◆ AIM OF THE TASK
Nothing but the lines from the one that contains "Two ideal electric" to the end of the records should be printed, both ends included, exactly as given.
=== EXTRACTED RECORDS ===
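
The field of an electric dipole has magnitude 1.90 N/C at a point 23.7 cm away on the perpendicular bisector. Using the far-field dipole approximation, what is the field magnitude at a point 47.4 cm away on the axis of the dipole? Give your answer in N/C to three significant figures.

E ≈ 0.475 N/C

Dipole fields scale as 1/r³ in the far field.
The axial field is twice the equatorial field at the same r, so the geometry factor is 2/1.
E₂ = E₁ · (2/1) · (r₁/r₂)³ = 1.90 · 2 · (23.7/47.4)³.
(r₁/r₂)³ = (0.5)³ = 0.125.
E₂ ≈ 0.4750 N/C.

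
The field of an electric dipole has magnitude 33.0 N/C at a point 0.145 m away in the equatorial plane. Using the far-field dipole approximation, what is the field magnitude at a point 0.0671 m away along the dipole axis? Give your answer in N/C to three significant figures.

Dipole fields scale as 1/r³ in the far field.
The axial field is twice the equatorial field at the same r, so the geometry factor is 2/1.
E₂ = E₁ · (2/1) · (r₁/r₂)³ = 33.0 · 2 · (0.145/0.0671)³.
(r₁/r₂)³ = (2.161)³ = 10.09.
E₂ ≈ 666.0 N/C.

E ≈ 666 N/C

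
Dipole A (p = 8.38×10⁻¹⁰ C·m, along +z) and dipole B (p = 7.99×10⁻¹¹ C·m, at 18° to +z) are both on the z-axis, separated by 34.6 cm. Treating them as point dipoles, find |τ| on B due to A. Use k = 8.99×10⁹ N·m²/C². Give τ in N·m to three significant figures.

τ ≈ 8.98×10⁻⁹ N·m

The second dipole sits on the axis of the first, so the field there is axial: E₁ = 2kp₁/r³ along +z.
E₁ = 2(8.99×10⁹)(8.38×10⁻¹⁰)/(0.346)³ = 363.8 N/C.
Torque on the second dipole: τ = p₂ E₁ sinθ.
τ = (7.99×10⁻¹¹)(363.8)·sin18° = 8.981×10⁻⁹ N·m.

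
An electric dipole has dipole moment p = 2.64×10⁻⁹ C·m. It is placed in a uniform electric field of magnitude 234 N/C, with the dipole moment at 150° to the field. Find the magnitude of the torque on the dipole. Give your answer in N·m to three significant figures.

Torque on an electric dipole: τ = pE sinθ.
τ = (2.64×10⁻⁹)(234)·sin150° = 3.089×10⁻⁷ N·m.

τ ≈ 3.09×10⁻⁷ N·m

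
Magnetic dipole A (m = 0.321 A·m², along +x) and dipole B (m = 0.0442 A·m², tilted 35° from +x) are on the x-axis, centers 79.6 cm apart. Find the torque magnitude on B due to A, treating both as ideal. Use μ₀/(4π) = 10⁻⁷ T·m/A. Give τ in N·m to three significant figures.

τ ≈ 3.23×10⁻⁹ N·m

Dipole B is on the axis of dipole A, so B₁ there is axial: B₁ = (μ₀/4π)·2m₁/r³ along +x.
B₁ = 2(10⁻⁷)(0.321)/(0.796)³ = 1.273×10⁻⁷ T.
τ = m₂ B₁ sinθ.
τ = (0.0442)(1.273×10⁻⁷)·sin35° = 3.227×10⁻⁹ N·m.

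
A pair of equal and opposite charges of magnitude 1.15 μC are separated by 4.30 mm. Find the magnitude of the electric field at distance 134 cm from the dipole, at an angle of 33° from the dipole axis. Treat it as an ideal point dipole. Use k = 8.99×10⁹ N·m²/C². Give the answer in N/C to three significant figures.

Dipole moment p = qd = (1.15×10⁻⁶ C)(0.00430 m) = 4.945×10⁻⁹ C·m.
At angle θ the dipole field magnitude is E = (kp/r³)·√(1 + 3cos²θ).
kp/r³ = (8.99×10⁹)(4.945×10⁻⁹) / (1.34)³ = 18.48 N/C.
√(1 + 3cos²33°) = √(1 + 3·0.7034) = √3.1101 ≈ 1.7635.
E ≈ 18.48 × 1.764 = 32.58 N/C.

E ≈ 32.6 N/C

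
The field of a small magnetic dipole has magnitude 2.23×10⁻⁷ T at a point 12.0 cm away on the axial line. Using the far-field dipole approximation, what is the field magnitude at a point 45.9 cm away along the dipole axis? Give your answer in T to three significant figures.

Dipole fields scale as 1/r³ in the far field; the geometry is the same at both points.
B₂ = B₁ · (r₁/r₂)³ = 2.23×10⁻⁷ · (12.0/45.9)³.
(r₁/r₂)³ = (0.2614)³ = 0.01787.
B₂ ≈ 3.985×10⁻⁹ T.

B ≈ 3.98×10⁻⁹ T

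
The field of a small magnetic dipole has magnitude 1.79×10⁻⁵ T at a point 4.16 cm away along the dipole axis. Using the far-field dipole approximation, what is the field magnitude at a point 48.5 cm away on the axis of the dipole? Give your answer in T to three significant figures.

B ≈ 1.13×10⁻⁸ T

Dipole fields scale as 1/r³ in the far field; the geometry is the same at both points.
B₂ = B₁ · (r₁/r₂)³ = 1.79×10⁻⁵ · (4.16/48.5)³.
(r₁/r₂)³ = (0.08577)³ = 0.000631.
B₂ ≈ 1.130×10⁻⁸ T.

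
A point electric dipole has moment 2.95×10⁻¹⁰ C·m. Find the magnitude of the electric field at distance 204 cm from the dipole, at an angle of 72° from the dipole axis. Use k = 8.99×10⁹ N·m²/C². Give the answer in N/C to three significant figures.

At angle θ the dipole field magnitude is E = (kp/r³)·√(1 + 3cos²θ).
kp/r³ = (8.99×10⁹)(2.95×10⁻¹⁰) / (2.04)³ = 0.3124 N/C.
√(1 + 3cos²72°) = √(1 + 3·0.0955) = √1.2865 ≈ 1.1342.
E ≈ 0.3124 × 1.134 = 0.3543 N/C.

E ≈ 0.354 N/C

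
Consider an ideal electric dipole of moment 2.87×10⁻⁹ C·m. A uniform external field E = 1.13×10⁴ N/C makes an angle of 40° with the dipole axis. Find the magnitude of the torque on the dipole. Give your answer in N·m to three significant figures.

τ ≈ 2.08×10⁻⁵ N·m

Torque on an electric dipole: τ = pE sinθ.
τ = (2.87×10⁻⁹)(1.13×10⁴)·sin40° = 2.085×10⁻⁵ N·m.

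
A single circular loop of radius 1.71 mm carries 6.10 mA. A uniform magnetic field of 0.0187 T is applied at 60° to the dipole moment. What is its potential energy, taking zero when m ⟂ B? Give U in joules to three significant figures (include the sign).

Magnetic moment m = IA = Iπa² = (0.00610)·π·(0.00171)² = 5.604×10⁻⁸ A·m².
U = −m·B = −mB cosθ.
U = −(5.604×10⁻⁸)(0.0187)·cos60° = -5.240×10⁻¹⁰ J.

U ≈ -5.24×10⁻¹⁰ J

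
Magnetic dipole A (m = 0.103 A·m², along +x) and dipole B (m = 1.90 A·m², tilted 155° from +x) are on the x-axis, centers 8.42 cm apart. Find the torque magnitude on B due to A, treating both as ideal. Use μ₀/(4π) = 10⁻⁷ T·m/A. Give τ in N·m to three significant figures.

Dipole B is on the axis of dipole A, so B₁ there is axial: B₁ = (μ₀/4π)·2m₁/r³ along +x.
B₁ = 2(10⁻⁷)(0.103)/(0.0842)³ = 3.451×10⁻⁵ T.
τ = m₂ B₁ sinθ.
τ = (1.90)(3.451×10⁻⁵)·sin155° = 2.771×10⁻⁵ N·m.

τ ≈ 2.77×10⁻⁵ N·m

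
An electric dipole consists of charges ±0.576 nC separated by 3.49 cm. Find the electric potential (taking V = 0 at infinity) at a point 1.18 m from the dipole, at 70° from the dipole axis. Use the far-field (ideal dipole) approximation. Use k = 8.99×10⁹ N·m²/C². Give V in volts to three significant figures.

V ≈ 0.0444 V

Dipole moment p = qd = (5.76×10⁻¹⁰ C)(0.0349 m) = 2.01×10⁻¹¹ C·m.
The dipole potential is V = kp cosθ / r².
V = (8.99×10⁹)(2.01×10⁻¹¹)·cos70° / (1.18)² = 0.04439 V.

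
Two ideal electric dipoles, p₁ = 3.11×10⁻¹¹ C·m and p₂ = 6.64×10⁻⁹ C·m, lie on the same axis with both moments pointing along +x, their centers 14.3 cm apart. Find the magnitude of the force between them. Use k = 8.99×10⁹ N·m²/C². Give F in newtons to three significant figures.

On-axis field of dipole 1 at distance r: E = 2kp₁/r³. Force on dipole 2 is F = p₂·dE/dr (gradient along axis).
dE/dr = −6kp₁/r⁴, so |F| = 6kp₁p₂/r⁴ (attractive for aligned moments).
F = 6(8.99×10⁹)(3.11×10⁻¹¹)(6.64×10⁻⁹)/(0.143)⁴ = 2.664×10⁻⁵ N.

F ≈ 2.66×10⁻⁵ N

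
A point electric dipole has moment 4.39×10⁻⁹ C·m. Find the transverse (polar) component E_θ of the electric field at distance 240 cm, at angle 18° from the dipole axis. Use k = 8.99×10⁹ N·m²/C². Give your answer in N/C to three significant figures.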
===
◆ FINISHED TASK
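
Two ideal electric dipoles, p₁ = 3.11×10⁻¹¹ C·m and p₂ = 6.64×10⁻⁹ C·m, lie on the same axis with both moments pointing along +x, their centers 14.3 cm apart. Find the magnitude of the force between them. Use k = 8.99×10⁹ N·m²/C². Give F in newtons to three significant figures.

On-axis field of dipole 1 at distance r: E = 2kp₁/r³. Force on dipole 2 is F = p₂·dE/dr (gradient along axis).
dE/dr = −6kp₁/r⁴, so |F| = 6kp₁p₂/r⁴ (attractive for aligned moments).
F = 6(8.99×10⁹)(3.11×10⁻¹¹)(6.64×10⁻⁹)/(0.143)⁴ = 2.664×10⁻⁵ N.

F ≈ 2.66×10⁻⁵ N

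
A point electric dipole has moment 4.39×10⁻⁹ C·m. Find the transverse (polar) component E_θ of the electric field at distance 240 cm, at angle 18° from the dipole axis. Use k = 8.99×10⁹ N·m²/C². Give your answer in N/C to three significant figures.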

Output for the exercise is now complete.